Top of MATERIAL TO PROCESS

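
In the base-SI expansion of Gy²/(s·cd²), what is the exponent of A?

0

Gy = m²·s⁻².
So Gy² = m⁴·s⁻⁴.
Combining: Gy²·s⁻¹·cd⁻² = (m⁴·s⁻⁴) · s⁻¹ · cd⁻² = m⁴·s⁻⁵·cd⁻².
The exponent of A is 0.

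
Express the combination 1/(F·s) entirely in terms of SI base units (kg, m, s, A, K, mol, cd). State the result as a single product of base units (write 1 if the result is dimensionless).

kg·m²·s⁻⁵·A⁻²

F = kg⁻¹·m⁻²·s⁴·A².
So F⁻¹ = kg·m²·s⁻⁴·A⁻².
Combining: F⁻¹·s⁻¹ = (kg·m²·s⁻⁴·A⁻²) · s⁻¹ = kg·m²·s⁻⁵·A⁻².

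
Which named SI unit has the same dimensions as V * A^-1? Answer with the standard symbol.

Ω

V = kg·m²·s⁻³·A⁻¹.
Combining: V·A⁻¹ = (kg·m²·s⁻³·A⁻¹) · A⁻¹ = kg·m²·s⁻³·A⁻².
kg·m²·s⁻³·A⁻² is the base-SI form of the ohm.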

Bottom of MATERIAL TO PROCESS

* TASK TO COMPLETE *
From the line holding "Express the combination" to the last line of the records, quote each line exactly and add nothing.

* OUTPUT OF THE EXERCISE *
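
Express the combination 1/(F·s) entirely in terms of SI base units (kg, m, s, A, K, mol, cd). State the result as a single product of base units (write 1 if the result is dimensionless).

kg·m²·s⁻⁵·A⁻²

F = kg⁻¹·m⁻²·s⁴·A².
So F⁻¹ = kg·m²·s⁻⁴·A⁻².
Combining: F⁻¹·s⁻¹ = (kg·m²·s⁻⁴·A⁻²) · s⁻¹ = kg·m²·s⁻⁵·A⁻².

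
Which named SI unit has the same dimensions as V * A^-1? Answer with the standard symbol.

Ω

V = kg·m²·s⁻³·A⁻¹.
Combining: V·A⁻¹ = (kg·m²·s⁻³·A⁻¹) · A⁻¹ = kg·m²·s⁻³·A⁻².
kg·m²·s⁻³·A⁻² is the base-SI form of the ohm.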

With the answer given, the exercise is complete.